» **YOUR GOAL**
Examine the entries and show every line in which the word "changing" is found.

» **RECORD EXTRACTS**
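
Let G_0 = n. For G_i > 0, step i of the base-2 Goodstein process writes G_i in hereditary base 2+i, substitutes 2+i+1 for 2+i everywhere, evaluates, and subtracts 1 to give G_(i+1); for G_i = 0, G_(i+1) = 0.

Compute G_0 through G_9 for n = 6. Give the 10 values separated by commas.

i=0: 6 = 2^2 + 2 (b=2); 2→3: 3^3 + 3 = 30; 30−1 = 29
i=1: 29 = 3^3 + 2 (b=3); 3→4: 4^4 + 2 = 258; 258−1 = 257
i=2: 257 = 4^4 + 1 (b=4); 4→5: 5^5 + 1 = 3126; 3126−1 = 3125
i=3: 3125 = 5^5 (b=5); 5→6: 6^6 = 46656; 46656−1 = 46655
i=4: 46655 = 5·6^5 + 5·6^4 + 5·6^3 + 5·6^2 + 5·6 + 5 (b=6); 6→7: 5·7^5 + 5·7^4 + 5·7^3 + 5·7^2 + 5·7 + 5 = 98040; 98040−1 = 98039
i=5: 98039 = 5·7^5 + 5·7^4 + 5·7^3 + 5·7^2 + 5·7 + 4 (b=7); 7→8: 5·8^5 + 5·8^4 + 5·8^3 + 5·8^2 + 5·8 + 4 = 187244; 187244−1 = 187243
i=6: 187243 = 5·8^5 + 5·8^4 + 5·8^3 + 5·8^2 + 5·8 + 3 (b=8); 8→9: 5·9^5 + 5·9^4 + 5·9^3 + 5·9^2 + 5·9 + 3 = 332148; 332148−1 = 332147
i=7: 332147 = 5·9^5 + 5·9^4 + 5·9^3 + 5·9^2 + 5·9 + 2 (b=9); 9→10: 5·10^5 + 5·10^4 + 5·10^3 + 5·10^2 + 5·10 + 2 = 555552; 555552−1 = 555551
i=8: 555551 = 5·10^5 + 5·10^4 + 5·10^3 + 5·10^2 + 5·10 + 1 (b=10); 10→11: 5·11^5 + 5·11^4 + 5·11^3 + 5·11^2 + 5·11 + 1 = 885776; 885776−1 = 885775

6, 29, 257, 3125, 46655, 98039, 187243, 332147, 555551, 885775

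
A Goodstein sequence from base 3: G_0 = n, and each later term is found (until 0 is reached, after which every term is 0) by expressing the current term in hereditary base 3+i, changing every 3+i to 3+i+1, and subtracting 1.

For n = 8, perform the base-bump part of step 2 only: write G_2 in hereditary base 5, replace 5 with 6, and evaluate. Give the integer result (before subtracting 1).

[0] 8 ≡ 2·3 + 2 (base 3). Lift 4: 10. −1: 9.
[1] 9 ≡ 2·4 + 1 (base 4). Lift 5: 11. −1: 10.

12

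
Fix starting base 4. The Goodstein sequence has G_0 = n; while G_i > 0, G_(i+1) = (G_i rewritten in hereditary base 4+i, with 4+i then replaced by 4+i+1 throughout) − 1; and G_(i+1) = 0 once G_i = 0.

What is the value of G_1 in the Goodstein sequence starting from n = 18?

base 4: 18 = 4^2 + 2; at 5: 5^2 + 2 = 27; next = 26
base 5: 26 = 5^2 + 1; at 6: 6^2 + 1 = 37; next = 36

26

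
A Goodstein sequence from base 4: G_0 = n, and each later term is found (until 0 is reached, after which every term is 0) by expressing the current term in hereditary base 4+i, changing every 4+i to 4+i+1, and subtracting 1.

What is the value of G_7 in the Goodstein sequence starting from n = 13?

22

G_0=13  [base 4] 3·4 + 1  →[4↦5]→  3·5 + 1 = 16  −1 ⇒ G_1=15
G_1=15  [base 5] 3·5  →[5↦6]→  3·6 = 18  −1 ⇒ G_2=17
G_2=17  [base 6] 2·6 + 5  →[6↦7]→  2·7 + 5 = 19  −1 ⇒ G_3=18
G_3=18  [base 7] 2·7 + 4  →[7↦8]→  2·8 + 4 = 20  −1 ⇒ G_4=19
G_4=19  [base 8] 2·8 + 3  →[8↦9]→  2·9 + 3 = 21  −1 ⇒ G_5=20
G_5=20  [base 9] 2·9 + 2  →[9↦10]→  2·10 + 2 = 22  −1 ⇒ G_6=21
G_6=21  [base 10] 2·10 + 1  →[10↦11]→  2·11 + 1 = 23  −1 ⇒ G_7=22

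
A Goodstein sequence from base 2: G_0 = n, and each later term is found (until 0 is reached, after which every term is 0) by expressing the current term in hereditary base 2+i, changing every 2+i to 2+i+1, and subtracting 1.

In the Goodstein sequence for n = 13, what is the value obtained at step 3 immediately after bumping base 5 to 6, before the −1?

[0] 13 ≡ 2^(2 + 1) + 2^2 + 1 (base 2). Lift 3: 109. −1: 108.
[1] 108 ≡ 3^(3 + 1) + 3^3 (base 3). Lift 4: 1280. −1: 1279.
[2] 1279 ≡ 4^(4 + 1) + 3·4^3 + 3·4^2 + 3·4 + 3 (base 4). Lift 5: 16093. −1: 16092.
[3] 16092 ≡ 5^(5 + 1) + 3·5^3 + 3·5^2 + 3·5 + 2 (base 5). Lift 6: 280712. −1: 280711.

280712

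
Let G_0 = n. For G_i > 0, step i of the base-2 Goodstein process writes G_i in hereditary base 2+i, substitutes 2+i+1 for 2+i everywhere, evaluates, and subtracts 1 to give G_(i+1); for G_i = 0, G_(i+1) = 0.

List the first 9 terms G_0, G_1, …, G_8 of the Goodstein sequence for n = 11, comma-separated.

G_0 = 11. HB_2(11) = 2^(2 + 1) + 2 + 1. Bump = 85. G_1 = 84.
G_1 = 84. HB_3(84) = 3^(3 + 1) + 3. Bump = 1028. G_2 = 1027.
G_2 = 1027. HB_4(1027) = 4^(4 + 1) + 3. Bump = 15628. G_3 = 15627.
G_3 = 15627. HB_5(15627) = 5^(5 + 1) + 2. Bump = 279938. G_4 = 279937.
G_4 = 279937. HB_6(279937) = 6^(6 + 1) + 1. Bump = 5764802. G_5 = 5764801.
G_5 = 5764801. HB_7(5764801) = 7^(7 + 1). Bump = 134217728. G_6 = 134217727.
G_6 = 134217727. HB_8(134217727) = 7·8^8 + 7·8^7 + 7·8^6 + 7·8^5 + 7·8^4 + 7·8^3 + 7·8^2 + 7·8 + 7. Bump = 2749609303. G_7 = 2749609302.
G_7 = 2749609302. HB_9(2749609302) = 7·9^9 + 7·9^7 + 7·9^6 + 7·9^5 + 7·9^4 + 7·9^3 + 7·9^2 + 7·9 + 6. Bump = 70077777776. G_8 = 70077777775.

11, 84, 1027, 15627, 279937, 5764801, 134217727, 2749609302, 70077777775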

» **TASK ANSWER**
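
A Goodstein sequence from base 3: G_0 = n, and each later term is found (until 0 is reached, after which every term is 0) by expressing the current term in hereditary base 3+i, changing every 3+i to 3+i+1, and subtracting 1.
A Goodstein sequence from base 4: G_0 = n, and each later term is found (until 0 is reached, after which every term is 0) by expressing the current term in hereditary base 4+i, changing every 4+i to 4+i+1, and subtracting 1.
A Goodstein sequence from base 2: G_0 = n, and each later term is found (until 0 is reached, after which every term is 0) by expressing the current term in hereditary base 2+i, changing every 2+i to 2+i+1, and subtracting 1.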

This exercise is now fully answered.